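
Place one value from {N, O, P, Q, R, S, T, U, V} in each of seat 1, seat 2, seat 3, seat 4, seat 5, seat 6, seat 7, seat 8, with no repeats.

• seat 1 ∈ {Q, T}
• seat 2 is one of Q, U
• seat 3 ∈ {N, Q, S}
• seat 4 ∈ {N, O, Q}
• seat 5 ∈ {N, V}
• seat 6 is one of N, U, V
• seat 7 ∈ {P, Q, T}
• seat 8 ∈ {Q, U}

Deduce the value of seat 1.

Among the 8 variables, O fits only seat 4 (and all 8 values in {N, O, P, Q, S, T, U, V} must be used), so seat 4 = O.
The 7 still-open variables together cover exactly {N, P, Q, S, T, U, V} — 7 values for 7 variables — and P appears only in seat 7's list, so seat 7 = P.
Among the 6 still-open variables, S fits only seat 3 (and all 6 values in {N, Q, S, T, U, V} must be used), so seat 3 = S.
Among the 5 still-open variables, T fits only seat 1 (and all 5 values in {N, Q, T, U, V} must be used), so seat 1 = T.

T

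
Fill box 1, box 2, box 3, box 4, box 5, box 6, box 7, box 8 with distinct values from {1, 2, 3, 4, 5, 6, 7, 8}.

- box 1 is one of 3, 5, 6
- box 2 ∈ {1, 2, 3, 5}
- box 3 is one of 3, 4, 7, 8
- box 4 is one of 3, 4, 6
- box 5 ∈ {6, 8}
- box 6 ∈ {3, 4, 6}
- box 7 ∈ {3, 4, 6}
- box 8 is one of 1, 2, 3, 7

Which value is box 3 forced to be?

box 4, box 6, box 7 between them cover only {3, 4, 6} — a naked triple. Remove those values from box 1, box 2, box 3, box 5, box 8.
That leaves box 1 = 5. Eliminate 5 elsewhere: box 2.
box 5's domain is down to {8}, so box 5 = 8. Eliminate 8 elsewhere: box 3.
So box 3 = 7.

7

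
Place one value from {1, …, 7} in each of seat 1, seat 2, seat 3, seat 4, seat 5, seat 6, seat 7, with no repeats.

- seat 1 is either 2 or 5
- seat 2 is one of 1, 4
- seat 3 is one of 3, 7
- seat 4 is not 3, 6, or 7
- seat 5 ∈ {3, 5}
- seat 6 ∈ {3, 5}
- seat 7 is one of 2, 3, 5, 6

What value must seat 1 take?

2

Among the 7 variables, 6 fits only seat 7 (and all 7 values in {1, 2, 3, 4, 5, 6, 7} must be used), so seat 7 = 6.
The 6 still-open variables draw from only 6 values {1, 2, 3, 4, 5, 7}, so each is used; only seat 3 can be 7, hence seat 3 = 7.
seat 5 and seat 6 between them cover only {3, 5} — a naked pair. Remove those values from seat 1, seat 4.
So seat 1 = 2.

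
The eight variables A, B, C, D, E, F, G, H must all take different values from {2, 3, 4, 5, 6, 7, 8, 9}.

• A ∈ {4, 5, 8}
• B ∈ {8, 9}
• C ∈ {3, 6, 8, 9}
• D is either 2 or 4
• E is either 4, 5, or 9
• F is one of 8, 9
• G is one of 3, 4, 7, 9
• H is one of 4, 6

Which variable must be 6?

H

The 8 variables together cover exactly {2, 3, 4, 5, 6, 7, 8, 9} — 8 values for 8 variables — and 2 appears only in D's list, so D = 2.
The 7 still-open variables together cover exactly {3, 4, 5, 6, 7, 8, 9} — 7 values for 7 variables — and 7 appears only in G's list, so G = 7.
The 6 still-open variables together cover exactly {3, 4, 5, 6, 8, 9} — 6 values for 6 variables — and 3 appears only in C's list, so C = 3.
The 5 still-open variables draw from only 5 values {4, 5, 6, 8, 9}, so each is used; only H can be 6, hence H = 6.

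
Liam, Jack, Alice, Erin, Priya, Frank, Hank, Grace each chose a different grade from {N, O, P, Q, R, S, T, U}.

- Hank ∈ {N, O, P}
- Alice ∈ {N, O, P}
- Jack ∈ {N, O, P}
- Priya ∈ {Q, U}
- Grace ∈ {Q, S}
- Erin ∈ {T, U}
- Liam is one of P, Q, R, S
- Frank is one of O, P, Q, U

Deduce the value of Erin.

The 8 variables draw from only 8 values {N, O, P, Q, R, S, T, U}, so each is used; only Liam can be R, hence Liam = R.
Among the 7 still-open variables, S fits only Grace (and all 7 values in {N, O, P, Q, S, T, U} must be used), so Grace = S.
The 6 still-open variables together cover exactly {N, O, P, Q, T, U} — 6 values for 6 variables — and T appears only in Erin's list, so Erin = T.

T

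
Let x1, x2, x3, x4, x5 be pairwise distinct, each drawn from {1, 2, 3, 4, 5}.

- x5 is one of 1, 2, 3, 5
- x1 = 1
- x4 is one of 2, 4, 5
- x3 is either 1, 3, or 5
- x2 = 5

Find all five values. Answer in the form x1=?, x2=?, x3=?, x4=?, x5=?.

x1's domain is down to {1}, so x1 = 1. Eliminate 1 elsewhere: x3, x5.
x2 has just one choice, so x2 = 5. Eliminate 5 elsewhere: x3, x4, x5.
x3's domain is down to {3}, so x3 = 3. Strike 3 from x5.
x5 must be 2 (only option left). So x4 can't be 2.
x4 must be 4 (only option left).

x1=1, x2=5, x3=3, x4=4, x5=2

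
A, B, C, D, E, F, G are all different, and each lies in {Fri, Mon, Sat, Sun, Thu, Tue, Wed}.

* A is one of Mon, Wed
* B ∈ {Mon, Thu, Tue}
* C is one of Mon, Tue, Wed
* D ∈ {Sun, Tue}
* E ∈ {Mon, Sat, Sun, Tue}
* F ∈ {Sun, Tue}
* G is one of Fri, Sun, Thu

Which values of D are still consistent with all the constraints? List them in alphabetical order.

Sun, Tue

The 7 variables together cover exactly {Fri, Mon, Sat, Sun, Thu, Tue, Wed} — 7 values for 7 variables — and Fri appears only in G's list, so G = Fri.
Among the 6 still-open variables, Sat fits only E (and all 6 values in {Mon, Sat, Sun, Thu, Tue, Wed} must be used), so E = Sat.
The 5 still-open variables draw from only 5 values {Mon, Sun, Thu, Tue, Wed}, so each is used; only B can be Thu, hence B = Thu.
The 2 variables D and F are confined to {Sun, Tue}, which locks those values in; drop them from C.
No further eliminations apply; D can still be any of Sun, Tue.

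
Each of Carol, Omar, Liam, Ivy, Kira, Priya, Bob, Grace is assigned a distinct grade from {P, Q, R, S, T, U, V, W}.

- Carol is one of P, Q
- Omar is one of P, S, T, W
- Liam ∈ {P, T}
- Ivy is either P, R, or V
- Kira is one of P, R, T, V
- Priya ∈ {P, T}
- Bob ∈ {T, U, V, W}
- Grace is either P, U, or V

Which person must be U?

Grace

The 8 variables draw from only 8 values {P, Q, R, S, T, U, V, W}, so each is used; only Carol can be Q, hence Carol = Q.
The 7 still-open variables together cover exactly {P, R, S, T, U, V, W} — 7 values for 7 variables — and S appears only in Omar's list, so Omar = S.
Among the 6 still-open variables, W fits only Bob (and all 6 values in {P, R, T, U, V, W} must be used), so Bob = W.
Among the 5 still-open variables, U fits only Grace (and all 5 values in {P, R, T, U, V} must be used), so Grace = U.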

▬▬▬

- Exercise objective
With nothing left out, copy the data above exactly.

- Finished exercise
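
Place one value from {N, O, P, Q, R, S, T, U, V} in each of seat 1, seat 2, seat 3, seat 4, seat 5, seat 6, seat 7, seat 8, with no repeats.

• seat 1 ∈ {Q, T}
• seat 2 is one of Q, U
• seat 3 ∈ {N, Q, S}
• seat 4 ∈ {N, O, Q}
• seat 5 ∈ {N, V}
• seat 6 is one of N, U, V
• seat 7 ∈ {P, Q, T}
• seat 8 ∈ {Q, U}

Deduce the value of seat 1.

Among the 8 variables, O fits only seat 4 (and all 8 values in {N, O, P, Q, S, T, U, V} must be used), so seat 4 = O.
The 7 still-open variables together cover exactly {N, P, Q, S, T, U, V} — 7 values for 7 variables — and P appears only in seat 7's list, so seat 7 = P.
Among the 6 still-open variables, S fits only seat 3 (and all 6 values in {N, Q, S, T, U, V} must be used), so seat 3 = S.
Among the 5 still-open variables, T fits only seat 1 (and all 5 values in {N, Q, T, U, V} must be used), so seat 1 = T.

T

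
Fill box 1, box 2, box 3, box 4, box 5, box 6, box 7, box 8 with distinct values from {1, 2, 3, 4, 5, 6, 7, 8}.

- box 1 is one of 3, 5, 6
- box 2 ∈ {1, 2, 3, 5}
- box 3 is one of 3, 4, 7, 8
- box 4 is one of 3, 4, 6
- box 5 ∈ {6, 8}
- box 6 ∈ {3, 4, 6}
- box 7 ∈ {3, 4, 6}
- box 8 is one of 1, 2, 3, 7

Which value is box 3 forced to be?

box 4, box 6, box 7 between them cover only {3, 4, 6} — a naked triple. Remove those values from box 1, box 2, box 3, box 5, box 8.
That leaves box 1 = 5. Eliminate 5 elsewhere: box 2.
box 5's domain is down to {8}, so box 5 = 8. Eliminate 8 elsewhere: box 3.
So box 3 = 7.

7

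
Place one value from {1, …, 7} in each of seat 1, seat 2, seat 3, seat 4, seat 5, seat 6, seat 7, with no repeats.

- seat 1 is either 2 or 5
- seat 2 is one of 1, 4
- seat 3 is one of 3, 7
- seat 4 is not 3, 6, or 7
- seat 5 ∈ {3, 5}
- seat 6 ∈ {3, 5}
- seat 7 is one of 2, 3, 5, 6

What value must seat 1 take?

2

Among the 7 variables, 6 fits only seat 7 (and all 7 values in {1, 2, 3, 4, 5, 6, 7} must be used), so seat 7 = 6.
The 6 still-open variables draw from only 6 values {1, 2, 3, 4, 5, 7}, so each is used; only seat 3 can be 7, hence seat 3 = 7.
seat 5 and seat 6 between them cover only {3, 5} — a naked pair. Remove those values from seat 1, seat 4.
So seat 1 = 2.

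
The eight variables A, B, C, D, E, F, G, H must all take different values from {2, 3, 4, 5, 6, 7, 8, 9}.

• A ∈ {4, 5, 8}
• B ∈ {8, 9}
• C ∈ {3, 6, 8, 9}
• D is either 2 or 4
• E is either 4, 5, or 9
• F is one of 8, 9
• G is one of 3, 4, 7, 9
• H is one of 4, 6

Which variable must be 6?

H

The 8 variables together cover exactly {2, 3, 4, 5, 6, 7, 8, 9} — 8 values for 8 variables — and 2 appears only in D's list, so D = 2.
The 7 still-open variables together cover exactly {3, 4, 5, 6, 7, 8, 9} — 7 values for 7 variables — and 7 appears only in G's list, so G = 7.
The 6 still-open variables together cover exactly {3, 4, 5, 6, 8, 9} — 6 values for 6 variables — and 3 appears only in C's list, so C = 3.
The 5 still-open variables draw from only 5 values {4, 5, 6, 8, 9}, so each is used; only H can be 6, hence H = 6.

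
Liam, Jack, Alice, Erin, Priya, Frank, Hank, Grace each chose a different grade from {N, O, P, Q, R, S, T, U}.

- Hank ∈ {N, O, P}
- Alice ∈ {N, O, P}
- Jack ∈ {N, O, P}
- Priya ∈ {Q, U}
- Grace ∈ {Q, S}
- Erin ∈ {T, U}
- Liam is one of P, Q, R, S
- Frank is one of O, P, Q, U

Deduce the value of Erin.

The 8 variables draw from only 8 values {N, O, P, Q, R, S, T, U}, so each is used; only Liam can be R, hence Liam = R.
Among the 7 still-open variables, S fits only Grace (and all 7 values in {N, O, P, Q, S, T, U} must be used), so Grace = S.
The 6 still-open variables together cover exactly {N, O, P, Q, T, U} — 6 values for 6 variables — and T appears only in Erin's list, so Erin = T.

T

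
Let x1, x2, x3, x4, x5 be pairwise distinct, each drawn from {1, 2, 3, 4, 5}.

- x5 is one of 1, 2, 3, 5
- x1 = 1
- x4 is one of 2, 4, 5
- x3 is either 1, 3, or 5
- x2 = 5

Find all five values. Answer in the form x1=?, x2=?, x3=?, x4=?, x5=?.

x1's domain is down to {1}, so x1 = 1. Eliminate 1 elsewhere: x3, x5.
x2 has just one choice, so x2 = 5. Eliminate 5 elsewhere: x3, x4, x5.
x3's domain is down to {3}, so x3 = 3. Strike 3 from x5.
x5 must be 2 (only option left). So x4 can't be 2.
x4 must be 4 (only option left).

x1=1, x2=5, x3=3, x4=4, x5=2

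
A, B, C, D, E, F, G are all different, and each lies in {Fri, Mon, Sat, Sun, Thu, Tue, Wed}.

* A is one of Mon, Wed
* B ∈ {Mon, Thu, Tue}
* C is one of Mon, Tue, Wed
* D ∈ {Sun, Tue}
* E ∈ {Mon, Sat, Sun, Tue}
* F ∈ {Sun, Tue}
* G is one of Fri, Sun, Thu

Which values of D are still consistent with all the constraints? List them in alphabetical order.

Sun, Tue

The 7 variables together cover exactly {Fri, Mon, Sat, Sun, Thu, Tue, Wed} — 7 values for 7 variables — and Fri appears only in G's list, so G = Fri.
Among the 6 still-open variables, Sat fits only E (and all 6 values in {Mon, Sat, Sun, Thu, Tue, Wed} must be used), so E = Sat.
The 5 still-open variables draw from only 5 values {Mon, Sun, Thu, Tue, Wed}, so each is used; only B can be Thu, hence B = Thu.
The 2 variables D and F are confined to {Sun, Tue}, which locks those values in; drop them from C.
No further eliminations apply; D can still be any of Sun, Tue.

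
Each of Carol, Omar, Liam, Ivy, Kira, Priya, Bob, Grace is assigned a distinct grade from {P, Q, R, S, T, U, V, W}.

- Carol is one of P, Q
- Omar is one of P, S, T, W
- Liam ∈ {P, T}
- Ivy is either P, R, or V
- Kira is one of P, R, T, V
- Priya ∈ {P, T}
- Bob ∈ {T, U, V, W}
- Grace is either P, U, or V

Which person must be U?

Grace

The 8 variables draw from only 8 values {P, Q, R, S, T, U, V, W}, so each is used; only Carol can be Q, hence Carol = Q.
The 7 still-open variables together cover exactly {P, R, S, T, U, V, W} — 7 values for 7 variables — and S appears only in Omar's list, so Omar = S.
Among the 6 still-open variables, W fits only Bob (and all 6 values in {P, R, T, U, V, W} must be used), so Bob = W.
Among the 5 still-open variables, U fits only Grace (and all 5 values in {P, R, T, U, V} must be used), so Grace = U.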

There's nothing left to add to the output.